*TASK DIRECTIONS:* Please give the data again in full, exactly as provided.
START DATA SECTION
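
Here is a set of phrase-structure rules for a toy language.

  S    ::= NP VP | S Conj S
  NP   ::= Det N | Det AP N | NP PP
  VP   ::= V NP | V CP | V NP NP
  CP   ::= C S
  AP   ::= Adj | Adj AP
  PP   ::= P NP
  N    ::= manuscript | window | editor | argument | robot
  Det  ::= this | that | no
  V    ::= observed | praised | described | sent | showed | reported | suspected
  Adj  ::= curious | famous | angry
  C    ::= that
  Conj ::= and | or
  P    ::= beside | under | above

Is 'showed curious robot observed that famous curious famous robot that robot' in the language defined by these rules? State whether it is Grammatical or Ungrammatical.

A V word can never sit immediately before an Adj word in any string this grammar generates, so the substring 'showed curious' rules out a derivation.

Ungrammatical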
END DATA SECTION
*REPLY TO THE EXERCISE:*
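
Here is a set of phrase-structure rules for a toy language.

  S    ::= NP VP | S Conj S
  NP   ::= Det N | Det AP N | NP PP
  VP   ::= V NP | V CP | V NP NP
  CP   ::= C S
  AP   ::= Adj | Adj AP
  PP   ::= P NP
  N    ::= manuscript | window | editor | argument | robot
  Det  ::= this | that | no
  V    ::= observed | praised | described | sent | showed | reported | suspected
  Adj  ::= curious | famous | angry
  C    ::= that
  Conj ::= and | or
  P    ::= beside | under | above

Is 'showed curious robot observed that famous curious famous robot that robot' in the language defined by these rules? State whether it is Grammatical or Ungrammatical.

A V word can never sit immediately before an Adj word in any string this grammar generates, so the substring 'showed curious' rules out a derivation.

Ungrammatical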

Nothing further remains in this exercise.